# WHAT YOU NEED TO DO:
Transcribe all the data, leaving each word as it is.

# Saved entries:
▼

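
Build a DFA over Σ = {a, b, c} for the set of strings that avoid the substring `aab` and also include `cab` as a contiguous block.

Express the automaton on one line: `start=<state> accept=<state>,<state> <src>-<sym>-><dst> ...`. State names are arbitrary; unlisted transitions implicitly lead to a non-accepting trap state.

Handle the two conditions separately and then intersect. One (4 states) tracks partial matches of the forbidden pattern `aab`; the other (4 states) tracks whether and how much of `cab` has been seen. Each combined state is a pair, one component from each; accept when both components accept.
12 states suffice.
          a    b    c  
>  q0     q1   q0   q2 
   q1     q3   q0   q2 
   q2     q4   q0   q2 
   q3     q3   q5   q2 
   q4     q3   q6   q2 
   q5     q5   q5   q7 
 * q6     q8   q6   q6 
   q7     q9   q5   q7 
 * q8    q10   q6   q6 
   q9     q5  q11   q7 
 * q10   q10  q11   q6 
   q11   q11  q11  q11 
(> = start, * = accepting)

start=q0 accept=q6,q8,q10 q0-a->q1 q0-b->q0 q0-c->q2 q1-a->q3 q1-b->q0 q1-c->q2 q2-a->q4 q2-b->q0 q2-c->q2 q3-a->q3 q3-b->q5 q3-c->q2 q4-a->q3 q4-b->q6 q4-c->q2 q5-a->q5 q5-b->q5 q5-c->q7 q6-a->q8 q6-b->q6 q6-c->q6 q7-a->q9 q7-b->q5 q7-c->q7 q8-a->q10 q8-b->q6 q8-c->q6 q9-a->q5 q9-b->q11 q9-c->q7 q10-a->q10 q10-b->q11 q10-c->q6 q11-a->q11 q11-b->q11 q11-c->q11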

▲

# TASK RESPONSE:
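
Build a DFA over Σ = {a, b, c} for the set of strings that avoid the substring `aab` and also include `cab` as a contiguous block.

Express the automaton on one line: `start=<state> accept=<state>,<state> <src>-<sym>-><dst> ...`. State names are arbitrary; unlisted transitions implicitly lead to a non-accepting trap state.

Handle the two conditions separately and then intersect. One (4 states) tracks partial matches of the forbidden pattern `aab`; the other (4 states) tracks whether and how much of `cab` has been seen. Each combined state is a pair, one component from each; accept when both components accept.
12 states suffice.
          a    b    c  
>  q0     q1   q0   q2 
   q1     q3   q0   q2 
   q2     q4   q0   q2 
   q3     q3   q5   q2 
   q4     q3   q6   q2 
   q5     q5   q5   q7 
 * q6     q8   q6   q6 
   q7     q9   q5   q7 
 * q8    q10   q6   q6 
   q9     q5  q11   q7 
 * q10   q10  q11   q6 
   q11   q11  q11  q11 
(> = start, * = accepting)

start=q0 accept=q6,q8,q10 q0-a->q1 q0-b->q0 q0-c->q2 q1-a->q3 q1-b->q0 q1-c->q2 q2-a->q4 q2-b->q0 q2-c->q2 q3-a->q3 q3-b->q5 q3-c->q2 q4-a->q3 q4-b->q6 q4-c->q2 q5-a->q5 q5-b->q5 q5-c->q7 q6-a->q8 q6-b->q6 q6-c->q6 q7-a->q9 q7-b->q5 q7-c->q7 q8-a->q10 q8-b->q6 q8-c->q6 q9-a->q5 q9-b->q11 q9-c->q7 q10-a->q10 q10-b->q11 q10-c->q6 q11-a->q11 q11-b->q11 q11-c->q11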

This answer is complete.